▸ EXERCISE BRIEF
Determine how many lines in the entries below contain the word "first". The reply is that number alone.

Stored data entries:
*** Block opens ***

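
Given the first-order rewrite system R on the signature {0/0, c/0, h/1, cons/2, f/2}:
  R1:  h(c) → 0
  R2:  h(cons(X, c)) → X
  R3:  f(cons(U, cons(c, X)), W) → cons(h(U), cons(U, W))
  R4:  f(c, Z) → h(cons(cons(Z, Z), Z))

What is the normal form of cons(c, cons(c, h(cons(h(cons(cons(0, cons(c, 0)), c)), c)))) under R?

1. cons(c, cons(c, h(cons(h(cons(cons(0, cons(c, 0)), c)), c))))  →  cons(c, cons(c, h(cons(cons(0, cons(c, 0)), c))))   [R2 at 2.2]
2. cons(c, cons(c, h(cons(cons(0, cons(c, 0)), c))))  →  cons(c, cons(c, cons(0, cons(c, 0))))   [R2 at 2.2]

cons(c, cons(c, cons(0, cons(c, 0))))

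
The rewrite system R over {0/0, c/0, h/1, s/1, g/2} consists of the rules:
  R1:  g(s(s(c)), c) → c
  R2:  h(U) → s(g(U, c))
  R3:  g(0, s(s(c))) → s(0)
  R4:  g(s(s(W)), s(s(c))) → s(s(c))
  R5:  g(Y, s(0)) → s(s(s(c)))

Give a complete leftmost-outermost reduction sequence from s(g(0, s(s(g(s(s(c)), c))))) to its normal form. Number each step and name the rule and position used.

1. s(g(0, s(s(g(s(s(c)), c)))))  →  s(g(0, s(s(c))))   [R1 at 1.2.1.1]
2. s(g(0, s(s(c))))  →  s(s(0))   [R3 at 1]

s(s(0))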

*** Block closes ***
*** Block opens ***

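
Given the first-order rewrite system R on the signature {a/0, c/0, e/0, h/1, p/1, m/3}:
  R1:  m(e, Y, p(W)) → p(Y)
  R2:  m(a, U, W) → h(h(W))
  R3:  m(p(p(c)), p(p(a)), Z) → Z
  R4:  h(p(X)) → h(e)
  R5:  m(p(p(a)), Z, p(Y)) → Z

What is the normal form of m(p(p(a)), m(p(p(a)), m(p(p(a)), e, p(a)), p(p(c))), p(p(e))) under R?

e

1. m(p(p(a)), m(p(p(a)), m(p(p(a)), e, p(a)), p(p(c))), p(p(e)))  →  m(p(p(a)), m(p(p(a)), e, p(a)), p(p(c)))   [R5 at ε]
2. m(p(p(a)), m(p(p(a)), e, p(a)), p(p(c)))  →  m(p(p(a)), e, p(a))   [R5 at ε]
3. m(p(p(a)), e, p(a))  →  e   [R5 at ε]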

*** Block closes ***
*** Block opens ***

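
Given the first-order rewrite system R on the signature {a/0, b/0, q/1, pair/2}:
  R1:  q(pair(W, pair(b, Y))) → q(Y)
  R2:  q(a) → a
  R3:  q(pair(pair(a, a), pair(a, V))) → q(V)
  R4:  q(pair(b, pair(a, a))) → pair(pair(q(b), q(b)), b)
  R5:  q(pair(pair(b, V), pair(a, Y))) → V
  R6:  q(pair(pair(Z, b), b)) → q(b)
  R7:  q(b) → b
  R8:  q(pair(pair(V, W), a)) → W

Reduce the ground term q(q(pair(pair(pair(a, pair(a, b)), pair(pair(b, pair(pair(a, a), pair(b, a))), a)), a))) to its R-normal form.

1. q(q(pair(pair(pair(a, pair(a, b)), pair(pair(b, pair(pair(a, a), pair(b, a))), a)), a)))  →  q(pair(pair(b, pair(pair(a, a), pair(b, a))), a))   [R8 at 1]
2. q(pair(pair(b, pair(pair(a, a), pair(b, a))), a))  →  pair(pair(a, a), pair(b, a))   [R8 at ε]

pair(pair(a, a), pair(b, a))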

*** Block closes ***

▸ RESPONSE
3